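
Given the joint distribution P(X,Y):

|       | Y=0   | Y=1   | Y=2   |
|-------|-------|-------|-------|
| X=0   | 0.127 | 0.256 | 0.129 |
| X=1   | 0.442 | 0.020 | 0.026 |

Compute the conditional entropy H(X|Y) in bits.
0.6405 bits

H(X|Y) = H(X,Y) - H(Y)

H(X,Y) = -Σ_{x,y} P(x,y) log₂ P(x,y). Per-cell terms -P(x,y)·log₂P(x,y):
  X=0: 0.37809, 0.50324, 0.38114
  X=1: 0.52062, 0.11288, 0.13690
Sum of the 6 terms: H(X,Y) = 2.0329 bits

Marginal of Y (column sums):
  P(Y=0) = 0.127 + 0.442 = 0.569
  P(Y=1) = 0.256 + 0.020 = 0.276
  P(Y=2) = 0.129 + 0.026 = 0.155
H(Y) = -[0.569·log₂(0.569) + 0.276·log₂(0.276) + 0.155·log₂(0.155)]
  = 0.46288 + 0.51260 + 0.41690 = 1.3924 bits

H(X|Y) = H(X,Y) - H(Y) = 2.0329 - 1.3924 = 0.6405 bits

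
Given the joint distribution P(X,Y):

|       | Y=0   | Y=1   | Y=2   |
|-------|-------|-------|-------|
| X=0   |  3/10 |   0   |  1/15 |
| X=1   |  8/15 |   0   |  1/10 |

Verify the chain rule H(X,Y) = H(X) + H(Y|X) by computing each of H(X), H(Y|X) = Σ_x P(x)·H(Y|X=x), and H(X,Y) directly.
H(X) = 0.9481 bits, H(Y|X) = 0.6493 bits, H(X,Y) = 1.5974 bits

Marginal of X (row sums):
  P(X=0) = 3/10 + 0 + 1/15 = 11/30
  P(X=1) = 8/15 + 0 + 1/10 = 19/30
H(X) = -[(11/30)·log₂(11/30) + (19/30)·log₂(19/30)]
  = 0.53073 + 0.41734 = 0.9481 bits

H(Y|X) = Σ_x P(x)·H(Y|X=x):
  X=0: P(X=0) = 11/30, P(Y|X=0) = (9/11, 0, 2/11) → H(Y|X=0) = 0.68404
  X=1: P(X=1) = 19/30, P(Y|X=1) = (16/19, 0, 3/19) → H(Y|X=1) = 0.62925
H(Y|X) = (11/30)·0.68404 + (19/30)·0.62925 = 0.6493 bits

H(X,Y) = -Σ_{x,y} P(x,y) log₂ P(x,y). Per-cell terms -P(x,y)·log₂P(x,y):
  X=0: 0.52109, 0.00000, 0.26046
  X=1: 0.48367, 0.00000, 0.33219
  (cells with P = 0 contribute 0)
Sum of the 6 terms: H(X,Y) = 1.5974 bits

Chain rule check:
  H(X) + H(Y|X) = 0.9481 + 0.6493 = 1.5974 bits
  H(X,Y) = 1.5974 bits
✓ Chain rule verified.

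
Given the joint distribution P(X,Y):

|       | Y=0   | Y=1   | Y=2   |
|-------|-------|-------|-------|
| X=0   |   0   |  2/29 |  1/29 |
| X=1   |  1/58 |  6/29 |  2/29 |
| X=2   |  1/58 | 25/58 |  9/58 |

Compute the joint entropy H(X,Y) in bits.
2.3124 bits

H(X,Y) = -Σ_{x,y} P(x,y) log₂ P(x,y). Per-cell terms -P(x,y)·log₂P(x,y):
  X=0: 0.0000, 0.2661, 0.1675
  X=1: 0.1010, 0.4703, 0.2661
  X=2: 0.1010, 0.5233, 0.4171
  (cells with P = 0 contribute 0)
Sum of the 9 terms: H(X,Y) = 2.3124 bits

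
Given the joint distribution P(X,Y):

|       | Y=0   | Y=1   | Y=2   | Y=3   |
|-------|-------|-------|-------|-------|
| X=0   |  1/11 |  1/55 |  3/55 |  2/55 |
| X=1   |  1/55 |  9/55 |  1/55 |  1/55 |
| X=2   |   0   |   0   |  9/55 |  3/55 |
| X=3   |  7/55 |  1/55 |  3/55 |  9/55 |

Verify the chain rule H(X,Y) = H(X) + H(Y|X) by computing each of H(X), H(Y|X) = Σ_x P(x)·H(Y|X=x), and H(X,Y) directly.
H(X) = 1.9535 bits, H(Y|X) = 1.4076 bits, H(X,Y) = 3.3611 bits

Marginal of X (row sums):
  P(X=0) = 1/11 + 1/55 + 3/55 + 2/55 = 1/5
  P(X=1) = 1/55 + 9/55 + 1/55 + 1/55 = 12/55
  P(X=2) = 0 + 0 + 9/55 + 3/55 = 12/55
  P(X=3) = 7/55 + 1/55 + 3/55 + 9/55 = 4/11
H(X) = -[(1/5)·log₂(1/5) + (12/55)·log₂(12/55) + (12/55)·log₂(12/55) + (4/11)·log₂(4/11)]
  = 0.46439 + 0.47921 + 0.47921 + 0.53070 = 1.9535 bits

H(Y|X) = Σ_x P(x)·H(Y|X=x):
  X=0: P(X=0) = 1/5, P(Y|X=0) = (5/11, 1/11, 3/11, 2/11) → H(Y|X=0) = 1.78993
  X=1: P(X=1) = 12/55, P(Y|X=1) = (1/12, 3/4, 1/12, 1/12) → H(Y|X=1) = 1.20752
  X=2: P(X=2) = 12/55, P(Y|X=2) = (0, 0, 3/4, 1/4) → H(Y|X=2) = 0.81128
  X=3: P(X=3) = 4/11, P(Y|X=3) = (7/20, 1/20, 3/20, 9/20) → H(Y|X=3) = 1.67514
H(Y|X) = (1/5)·1.78993 + (12/55)·1.20752 + (12/55)·0.81128 + (4/11)·1.67514 = 1.4076 bits

H(X,Y) = -Σ_{x,y} P(x,y) log₂ P(x,y). Per-cell terms -P(x,y)·log₂P(x,y):
  X=0: 0.31449, 0.10512, 0.22889, 0.17387
  X=1: 0.10512, 0.42733, 0.10512, 0.10512
  X=2: 0.00000, 0.00000, 0.42733, 0.22889
  X=3: 0.37851, 0.10512, 0.22889, 0.42733
  (cells with P = 0 contribute 0)
Sum of the 16 terms: H(X,Y) = 3.3611 bits

Chain rule check:
  H(X) + H(Y|X) = 1.9535 + 1.4076 = 3.3611 bits
  H(X,Y) = 3.3611 bits
✓ Chain rule verified.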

## What you should do
Reproduce all of the records exactly.

## Exercise result
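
Given the joint distribution P(X,Y):

|       | Y=0   | Y=1   | Y=2   |
|-------|-------|-------|-------|
| X=0   | 0.127 | 0.256 | 0.129 |
| X=1   | 0.442 | 0.020 | 0.026 |

Compute the conditional entropy H(X|Y) in bits.
0.6405 bits

H(X|Y) = H(X,Y) - H(Y)

H(X,Y) = -Σ_{x,y} P(x,y) log₂ P(x,y). Per-cell terms -P(x,y)·log₂P(x,y):
  X=0: 0.37809, 0.50324, 0.38114
  X=1: 0.52062, 0.11288, 0.13690
Sum of the 6 terms: H(X,Y) = 2.0329 bits

Marginal of Y (column sums):
  P(Y=0) = 0.127 + 0.442 = 0.569
  P(Y=1) = 0.256 + 0.020 = 0.276
  P(Y=2) = 0.129 + 0.026 = 0.155
H(Y) = -[0.569·log₂(0.569) + 0.276·log₂(0.276) + 0.155·log₂(0.155)]
  = 0.46288 + 0.51260 + 0.41690 = 1.3924 bits

H(X|Y) = H(X,Y) - H(Y) = 2.0329 - 1.3924 = 0.6405 bits

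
Given the joint distribution P(X,Y):

|       | Y=0   | Y=1   | Y=2   |
|-------|-------|-------|-------|
| X=0   |  3/10 |   0   |  1/15 |
| X=1   |  8/15 |   0   |  1/10 |

Verify the chain rule H(X,Y) = H(X) + H(Y|X) by computing each of H(X), H(Y|X) = Σ_x P(x)·H(Y|X=x), and H(X,Y) directly.
H(X) = 0.9481 bits, H(Y|X) = 0.6493 bits, H(X,Y) = 1.5974 bits

Marginal of X (row sums):
  P(X=0) = 3/10 + 0 + 1/15 = 11/30
  P(X=1) = 8/15 + 0 + 1/10 = 19/30
H(X) = -[(11/30)·log₂(11/30) + (19/30)·log₂(19/30)]
  = 0.53073 + 0.41734 = 0.9481 bits

H(Y|X) = Σ_x P(x)·H(Y|X=x):
  X=0: P(X=0) = 11/30, P(Y|X=0) = (9/11, 0, 2/11) → H(Y|X=0) = 0.68404
  X=1: P(X=1) = 19/30, P(Y|X=1) = (16/19, 0, 3/19) → H(Y|X=1) = 0.62925
H(Y|X) = (11/30)·0.68404 + (19/30)·0.62925 = 0.6493 bits

H(X,Y) = -Σ_{x,y} P(x,y) log₂ P(x,y). Per-cell terms -P(x,y)·log₂P(x,y):
  X=0: 0.52109, 0.00000, 0.26046
  X=1: 0.48367, 0.00000, 0.33219
  (cells with P = 0 contribute 0)
Sum of the 6 terms: H(X,Y) = 1.5974 bits

Chain rule check:
  H(X) + H(Y|X) = 0.9481 + 0.6493 = 1.5974 bits
  H(X,Y) = 1.5974 bits
✓ Chain rule verified.

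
Given the joint distribution P(X,Y):

|       | Y=0   | Y=1   | Y=2   |
|-------|-------|-------|-------|
| X=0   |   0   |  2/29 |  1/29 |
| X=1   |  1/58 |  6/29 |  2/29 |
| X=2   |  1/58 | 25/58 |  9/58 |

Compute the joint entropy H(X,Y) in bits.
2.3124 bits

H(X,Y) = -Σ_{x,y} P(x,y) log₂ P(x,y). Per-cell terms -P(x,y)·log₂P(x,y):
  X=0: 0.0000, 0.2661, 0.1675
  X=1: 0.1010, 0.4703, 0.2661
  X=2: 0.1010, 0.5233, 0.4171
  (cells with P = 0 contribute 0)
Sum of the 9 terms: H(X,Y) = 2.3124 bits

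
Given the joint distribution P(X,Y):

|       | Y=0   | Y=1   | Y=2   | Y=3   |
|-------|-------|-------|-------|-------|
| X=0   |  1/11 |  1/55 |  3/55 |  2/55 |
| X=1   |  1/55 |  9/55 |  1/55 |  1/55 |
| X=2   |   0   |   0   |  9/55 |  3/55 |
| X=3   |  7/55 |  1/55 |  3/55 |  9/55 |

Verify the chain rule H(X,Y) = H(X) + H(Y|X) by computing each of H(X), H(Y|X) = Σ_x P(x)·H(Y|X=x), and H(X,Y) directly.
H(X) = 1.9535 bits, H(Y|X) = 1.4076 bits, H(X,Y) = 3.3611 bits

Marginal of X (row sums):
  P(X=0) = 1/11 + 1/55 + 3/55 + 2/55 = 1/5
  P(X=1) = 1/55 + 9/55 + 1/55 + 1/55 = 12/55
  P(X=2) = 0 + 0 + 9/55 + 3/55 = 12/55
  P(X=3) = 7/55 + 1/55 + 3/55 + 9/55 = 4/11
H(X) = -[(1/5)·log₂(1/5) + (12/55)·log₂(12/55) + (12/55)·log₂(12/55) + (4/11)·log₂(4/11)]
  = 0.46439 + 0.47921 + 0.47921 + 0.53070 = 1.9535 bits

H(Y|X) = Σ_x P(x)·H(Y|X=x):
  X=0: P(X=0) = 1/5, P(Y|X=0) = (5/11, 1/11, 3/11, 2/11) → H(Y|X=0) = 1.78993
  X=1: P(X=1) = 12/55, P(Y|X=1) = (1/12, 3/4, 1/12, 1/12) → H(Y|X=1) = 1.20752
  X=2: P(X=2) = 12/55, P(Y|X=2) = (0, 0, 3/4, 1/4) → H(Y|X=2) = 0.81128
  X=3: P(X=3) = 4/11, P(Y|X=3) = (7/20, 1/20, 3/20, 9/20) → H(Y|X=3) = 1.67514
H(Y|X) = (1/5)·1.78993 + (12/55)·1.20752 + (12/55)·0.81128 + (4/11)·1.67514 = 1.4076 bits

H(X,Y) = -Σ_{x,y} P(x,y) log₂ P(x,y). Per-cell terms -P(x,y)·log₂P(x,y):
  X=0: 0.31449, 0.10512, 0.22889, 0.17387
  X=1: 0.10512, 0.42733, 0.10512, 0.10512
  X=2: 0.00000, 0.00000, 0.42733, 0.22889
  X=3: 0.37851, 0.10512, 0.22889, 0.42733
  (cells with P = 0 contribute 0)
Sum of the 16 terms: H(X,Y) = 3.3611 bits

Chain rule check:
  H(X) + H(Y|X) = 1.9535 + 1.4076 = 3.3611 bits
  H(X,Y) = 3.3611 bits
✓ Chain rule verified.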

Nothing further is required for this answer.